Data items:
━━━━
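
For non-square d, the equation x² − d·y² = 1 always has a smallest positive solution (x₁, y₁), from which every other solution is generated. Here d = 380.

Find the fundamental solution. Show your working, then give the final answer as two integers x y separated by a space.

[19; 2,38] for √380; ℓ=2 ⇒ convergent index 1
k=0  a_k=19  p_k/q_k = 19/1
k=1  a_k=2  p_k/q_k = 39/2
fundamental: x₁=39, y₁=2  (since 1521 − 380·4 = 1)

39 2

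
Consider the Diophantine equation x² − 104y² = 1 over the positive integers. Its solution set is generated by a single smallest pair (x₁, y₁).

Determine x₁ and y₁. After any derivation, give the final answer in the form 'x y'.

[10; 5,20] for √104; ℓ=2 ⇒ convergent index 1
step 0: (10, 1)  from 10·(1,0) + (0,1)
step 1: (51, 5)  from 5·(10,1) + (1,0)
fundamental: x₁=51, y₁=5  (since 2601 − 104·25 = 1)

51 5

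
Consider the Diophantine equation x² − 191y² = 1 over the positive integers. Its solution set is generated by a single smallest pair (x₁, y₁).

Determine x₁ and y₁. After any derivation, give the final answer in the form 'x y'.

√191 → a₀=13, period (1,4,1,1,3,…,4,1,26); ℓ=16 even so k=15
k=0  a_k=13  p_k/q_k = 13/1
…
k=3  a_k=1  p_k/q_k = 83/6
k=4  a_k=1  p_k/q_k = 152/11
…
k=8  a_k=13  p_k/q_k = 40217/2910
…
k=10  a_k=2  p_k/q_k = 207083/14984
k=11  a_k=3  p_k/q_k = 704682/50989
…
k=13  a_k=1  p_k/q_k = 1616447/116962
k=14  a_k=4  p_k/q_k = 7377553/533821
k=15  a_k=1  p_k/q_k = 8994000/650783
fundamental: x₁=8994000, y₁=650783  (since 80892036000000 − 191·423518513089 = 1)

8994000 650783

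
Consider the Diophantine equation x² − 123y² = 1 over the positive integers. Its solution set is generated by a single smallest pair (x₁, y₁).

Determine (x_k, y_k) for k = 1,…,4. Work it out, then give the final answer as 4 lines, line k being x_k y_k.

√123 → a₀=11, period (11,22); ℓ=2 even so k=1
k=0  a_k=11  p_k/q_k = 11/1
k=1  a_k=11  p_k/q_k = 122/11
(x₁, y₁) = (122, 11);  122² − 123·11² = 1 ✓
k=2:  x_2 = 122·122+123·11·11 = 29767,  y_2 = 122·11+11·122 = 2684
k=3:  x_3 = 122·29767+123·11·2684 = 7263026,  y_3 = 122·2684+11·29767 = 654885
k=4:  x_4 = 122·7263026+123·11·654885 = 1772148577,  y_4 = 122·654885+11·7263026 = 159789256

122 11
29767 2684
7263026 654885
1772148577 159789256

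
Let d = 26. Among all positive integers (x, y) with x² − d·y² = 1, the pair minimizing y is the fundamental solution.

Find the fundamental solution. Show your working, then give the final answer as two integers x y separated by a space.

d=26: √d = [5; 10] (ℓ=1, odd), read p_1/q_1
step 0: (5, 1)  from 5·(1,0) + (0,1)
step 1: (51, 10)  from 10·(5,1) + (1,0)
(x₁, y₁) = (51, 10);  51² − 26·10² = 1 ✓

51 10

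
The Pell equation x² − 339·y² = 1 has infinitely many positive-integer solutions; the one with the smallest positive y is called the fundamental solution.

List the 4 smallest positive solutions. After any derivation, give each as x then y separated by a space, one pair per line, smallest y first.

97970 5321
19196241799 1042596740
3761311617998090 204286405230279
736991398411349512801 40027878239778270520

√339 → a₀=18, period (2,2,2,1,17,1,2,2,2,36); ℓ=10 even so k=9
step 0: (18, 1)  from 18·(1,0) + (0,1)
step 1: (37, 2)  from 2·(18,1) + (1,0)
…
step 4: (313, 17)  from 1·(221,12) + (92,5)
…
step 8: (40359, 2192)  from 2·(17252,937) + (5855,318)
step 9: (97970, 5321)  from 2·(40359,2192) + (17252,937)
fundamental: x₁=97970, y₁=5321  (since 9598120900 − 339·28313041 = 1)
(x_2, y_2) = (97970·97970 + 339·5321·5321, 97970·5321 + 5321·97970) = (19196241799, 1042596740)
(x_3, y_3) = (97970·19196241799 + 339·5321·1042596740, 97970·1042596740 + 5321·19196241799) = (3761311617998090, 204286405230279)
(x_4, y_4) = (97970·3761311617998090 + 339·5321·204286405230279, 97970·204286405230279 + 5321·3761311617998090) = (736991398411349512801, 40027878239778270520)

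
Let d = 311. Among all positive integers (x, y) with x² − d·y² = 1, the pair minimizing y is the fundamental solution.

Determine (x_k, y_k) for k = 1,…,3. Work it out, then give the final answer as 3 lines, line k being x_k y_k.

√311 = [17; 1,1,1,2,1,…,1,1,34, …], period ℓ=16 (even) → k=15
i=0: a=17 ⇒ p=17, q=1
i=1: a=1 ⇒ p=18, q=1
i=2: a=1 ⇒ p=35, q=2
i=3: a=1 ⇒ p=53, q=3
i=4: a=2 ⇒ p=141, q=8
i=5: a=1 ⇒ p=194, q=11
i=6: a=6 ⇒ p=1305, q=74
i=7: a=3 ⇒ p=4109, q=233
…
i=10: a=6 ⇒ p=1376656, q=78063
i=11: a=1 ⇒ p=1594239, q=90401
i=12: a=2 ⇒ p=4565134, q=258865
i=13: a=1 ⇒ p=6159373, q=349266
i=14: a=1 ⇒ p=10724507, q=608131
i=15: a=1 ⇒ p=16883880, q=957397
(x₁, y₁) = (16883880, 957397);  16883880² − 311·957397² = 1 ✓
(16883880+957397√311)^2 = 570130807708799 + 32329152120720√311
(16883880+957397√311)^3 = 19252040283316857636360 + 1091683049815963029803√311

16883880 957397
570130807708799 32329152120720
19252040283316857636360 1091683049815963029803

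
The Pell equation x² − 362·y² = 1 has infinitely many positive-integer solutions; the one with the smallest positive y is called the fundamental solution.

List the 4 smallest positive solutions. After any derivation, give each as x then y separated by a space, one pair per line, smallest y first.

√362 → a₀=19, period (38); ℓ=1 odd so k=1
a_0=19:  p_0=19·1+0=19,  q_0=19·0+1=1
a_1=38:  p_1=38·19+1=723,  q_1=38·1+0=38
fundamental: x₁=723, y₁=38  (since 522729 − 362·1444 = 1)
(723+38√362)^2 = 1045457 + 54948√362
(723+38√362)^3 = 1511730099 + 79454770√362
(723+38√362)^4 = 2185960677697 + 114891542472√362

723 38
1045457 54948
1511730099 79454770
2185960677697 114891542472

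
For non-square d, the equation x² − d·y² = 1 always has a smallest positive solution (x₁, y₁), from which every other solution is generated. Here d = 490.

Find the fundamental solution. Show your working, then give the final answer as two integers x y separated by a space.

1039681 46968

√490 → a₀=22, period (7,2,1,4,4,4,1,2,7,44); ℓ=10 even so k=9
step 0: (22, 1)  from 22·(1,0) + (0,1)
…
step 2: (332, 15)  from 2·(155,7) + (22,1)
step 3: (487, 22)  from 1·(332,15) + (155,7)
…
step 5: (9607, 434)  from 4·(2280,103) + (487,22)
…
step 8: (141338, 6385)  from 2·(50315,2273) + (40708,1839)
step 9: (1039681, 46968)  from 7·(141338,6385) + (50315,2273)
fundamental: x₁=1039681, y₁=46968  (since 1080936581761 − 490·2205993024 = 1)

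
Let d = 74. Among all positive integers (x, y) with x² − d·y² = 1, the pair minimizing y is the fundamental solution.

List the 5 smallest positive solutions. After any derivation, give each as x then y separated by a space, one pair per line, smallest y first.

√74 → a₀=8, period (1,1,1,1,16); ℓ=5 odd so k=9
i=0: a=8 ⇒ p=8, q=1
i=1: a=1 ⇒ p=9, q=1
i=2: a=1 ⇒ p=17, q=2
i=3: a=1 ⇒ p=26, q=3
i=4: a=1 ⇒ p=43, q=5
i=5: a=16 ⇒ p=714, q=83
…
i=7: a=1 ⇒ p=1471, q=171
i=8: a=1 ⇒ p=2228, q=259
i=9: a=1 ⇒ p=3699, q=430
(x₁, y₁) = (3699, 430);  3699² − 74·430² = 1 ✓
(3699+430√74)^2 = 27365201 + 3181140√74
(3699+430√74)^3 = 202447753299 + 23534073290√74
(3699+430√74)^4 = 1497708451540801 + 174105071018280√74
(3699+430√74)^5 = 11080046922051092499 + 1288029291859162150√74

3699 430
27365201 3181140
202447753299 23534073290
1497708451540801 174105071018280
11080046922051092499 1288029291859162150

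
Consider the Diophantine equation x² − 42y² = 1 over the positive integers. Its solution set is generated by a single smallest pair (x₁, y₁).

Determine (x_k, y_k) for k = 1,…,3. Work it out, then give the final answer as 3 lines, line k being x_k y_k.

13 2
337 52
8749 1350

√42 = [6; 2,12, …], period ℓ=2 (even) → k=1
step 0: (6, 1)  from 6·(1,0) + (0,1)
step 1: (13, 2)  from 2·(6,1) + (1,0)
(x₁, y₁) = (13, 2);  13² − 42·2² = 1 ✓
(x_2, y_2) = (13·13 + 42·2·2, 13·2 + 2·13) = (337, 52)
(x_3, y_3) = (13·337 + 42·2·52, 13·52 + 2·337) = (8749, 1350)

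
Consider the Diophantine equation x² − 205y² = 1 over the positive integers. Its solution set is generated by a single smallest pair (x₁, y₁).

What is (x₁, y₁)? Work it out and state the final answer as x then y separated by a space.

39689 2772

d=205: √d = [14; 3,6,1,4,1,6,3,28] (ℓ=8, even), read p_7/q_7
a_0=14:  p_0=14·1+0=14,  q_0=14·0+1=1
a_1=3:  p_1=3·14+1=43,  q_1=3·1+0=3
…
a_3=1:  p_3=1·272+43=315,  q_3=1·19+3=22
a_4=4:  p_4=4·315+272=1532,  q_4=4·22+19=107
a_5=1:  p_5=1·1532+315=1847,  q_5=1·107+22=129
a_6=6:  p_6=6·1847+1532=12614,  q_6=6·129+107=881
a_7=3:  p_7=3·12614+1847=39689,  q_7=3·881+129=2772
(x₁, y₁) = (39689, 2772);  39689² − 205·2772² = 1 ✓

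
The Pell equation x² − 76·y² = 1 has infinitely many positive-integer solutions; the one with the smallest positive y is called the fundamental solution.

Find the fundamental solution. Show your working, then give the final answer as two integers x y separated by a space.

57799 6630

[8; 1,2,1,1,5,4,5,1,1,2,1,16] for √76; ℓ=12 ⇒ convergent index 11
k=0  a_k=8  p_k/q_k = 8/1
…
k=2  a_k=2  p_k/q_k = 26/3
…
k=5  a_k=5  p_k/q_k = 340/39
k=6  a_k=4  p_k/q_k = 1421/163
k=7  a_k=5  p_k/q_k = 7445/854
…
k=9  a_k=1  p_k/q_k = 16311/1871
k=10  a_k=2  p_k/q_k = 41488/4759
k=11  a_k=1  p_k/q_k = 57799/6630
→ (57799, 6630).  Check: 57799²=3340724401, 76·6630²=3340724400, difference 1.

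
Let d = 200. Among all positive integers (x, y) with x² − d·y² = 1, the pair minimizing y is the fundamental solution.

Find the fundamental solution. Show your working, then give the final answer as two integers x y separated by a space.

99 7

[14; 7,28] for √200; ℓ=2 ⇒ convergent index 1
step 0: (14, 1)  from 14·(1,0) + (0,1)
step 1: (99, 7)  from 7·(14,1) + (1,0)
fundamental: x₁=99, y₁=7  (since 9801 − 200·49 = 1)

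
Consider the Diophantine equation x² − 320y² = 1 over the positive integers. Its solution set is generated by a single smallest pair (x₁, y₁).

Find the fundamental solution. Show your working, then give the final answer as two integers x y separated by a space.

√320 → a₀=17, period (1,7,1,34); ℓ=4 even so k=3
i=0: a=17 ⇒ p=17, q=1
i=1: a=1 ⇒ p=18, q=1
i=2: a=7 ⇒ p=143, q=8
i=3: a=1 ⇒ p=161, q=9
→ (161, 9).  Check: 161²=25921, 320·9²=25920, difference 1.

161 9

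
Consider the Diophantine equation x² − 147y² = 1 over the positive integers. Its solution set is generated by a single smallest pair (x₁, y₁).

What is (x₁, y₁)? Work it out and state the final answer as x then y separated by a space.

97 8

d=147: √d = [12; 8,24] (ℓ=2, even), read p_1/q_1
i=0: a=12 ⇒ p=12, q=1
i=1: a=8 ⇒ p=97, q=8
(x₁, y₁) = (97, 8);  97² − 147·8² = 1 ✓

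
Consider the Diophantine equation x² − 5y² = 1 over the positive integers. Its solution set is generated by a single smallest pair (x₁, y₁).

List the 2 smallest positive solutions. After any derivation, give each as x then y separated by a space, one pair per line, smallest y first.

9 4
161 72

√5 → a₀=2, period (4); ℓ=1 odd so k=1
a_0=2:  p_0=2·1+0=2,  q_0=2·0+1=1
a_1=4:  p_1=4·2+1=9,  q_1=4·1+0=4
(x₁, y₁) = (9, 4);  9² − 5·4² = 1 ✓
(x_2, y_2) = (9·9 + 5·4·4, 9·4 + 4·9) = (161, 72)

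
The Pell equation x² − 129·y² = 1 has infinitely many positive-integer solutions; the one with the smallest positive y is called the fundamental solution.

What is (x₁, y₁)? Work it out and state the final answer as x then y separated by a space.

16855 1484

[11; 2,1,3,1,6,1,3,1,2,22] for √129; ℓ=10 ⇒ convergent index 9
i=0: a=11 ⇒ p=11, q=1
…
i=2: a=1 ⇒ p=34, q=3
…
i=4: a=1 ⇒ p=159, q=14
i=5: a=6 ⇒ p=1079, q=95
…
i=8: a=1 ⇒ p=6031, q=531
i=9: a=2 ⇒ p=16855, q=1484
→ (16855, 1484).  Check: 16855²=284091025, 129·1484²=284091024, difference 1.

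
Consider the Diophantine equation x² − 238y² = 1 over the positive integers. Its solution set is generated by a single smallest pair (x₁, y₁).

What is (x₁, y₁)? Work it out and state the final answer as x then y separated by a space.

√238 → a₀=15, period (2,2,1,14,1,2,2,30); ℓ=8 even so k=7
i=0: a=15 ⇒ p=15, q=1
i=1: a=2 ⇒ p=31, q=2
i=2: a=2 ⇒ p=77, q=5
…
i=6: a=2 ⇒ p=4983, q=323
i=7: a=2 ⇒ p=11663, q=756
fundamental: x₁=11663, y₁=756  (since 136025569 − 238·571536 = 1)

11663 756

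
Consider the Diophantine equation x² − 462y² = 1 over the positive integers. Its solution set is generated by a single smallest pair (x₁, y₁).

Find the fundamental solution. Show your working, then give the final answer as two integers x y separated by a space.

√462 = [21; 2,42, …], period ℓ=2 (even) → k=1
k=0  a_k=21  p_k/q_k = 21/1
k=1  a_k=2  p_k/q_k = 43/2
(x₁, y₁) = (43, 2);  43² − 462·2² = 1 ✓

43 2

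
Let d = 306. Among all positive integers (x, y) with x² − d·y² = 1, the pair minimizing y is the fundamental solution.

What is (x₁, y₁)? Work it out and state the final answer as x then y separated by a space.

35 2

d=306: √d = [17; 2,34] (ℓ=2, even), read p_1/q_1
a_0=17:  p_0=17·1+0=17,  q_0=17·0+1=1
a_1=2:  p_1=2·17+1=35,  q_1=2·1+0=2
(x₁, y₁) = (35, 2);  35² − 306·2² = 1 ✓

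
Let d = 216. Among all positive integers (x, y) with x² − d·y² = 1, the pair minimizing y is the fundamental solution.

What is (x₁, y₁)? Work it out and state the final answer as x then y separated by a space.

[14; 1,2,3,2,1,28] for √216; ℓ=6 ⇒ convergent index 5
k=0  a_k=14  p_k/q_k = 14/1
…
k=3  a_k=3  p_k/q_k = 147/10
k=4  a_k=2  p_k/q_k = 338/23
k=5  a_k=1  p_k/q_k = 485/33
fundamental: x₁=485, y₁=33  (since 235225 − 216·1089 = 1)

485 33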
━━━━
Task description:
Only lines containing the string "Among" are needed. Pull each of them out of the records above.

Task result:
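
Let d = 26. Among all positive integers (x, y) with x² − d·y² = 1, the pair minimizing y is the fundamental solution.
Let d = 311. Among all positive integers (x, y) with x² − d·y² = 1, the pair minimizing y is the fundamental solution.
Let d = 74. Among all positive integers (x, y) with x² − d·y² = 1, the pair minimizing y is the fundamental solution.
Let d = 200. Among all positive integers (x, y) with x² − d·y² = 1, the pair minimizing y is the fundamental solution.
Let d = 306. Among all positive integers (x, y) with x² − d·y² = 1, the pair minimizing y is the fundamental solution.
Let d = 216. Among all positive integers (x, y) with x² − d·y² = 1, the pair minimizing y is the fundamental solution.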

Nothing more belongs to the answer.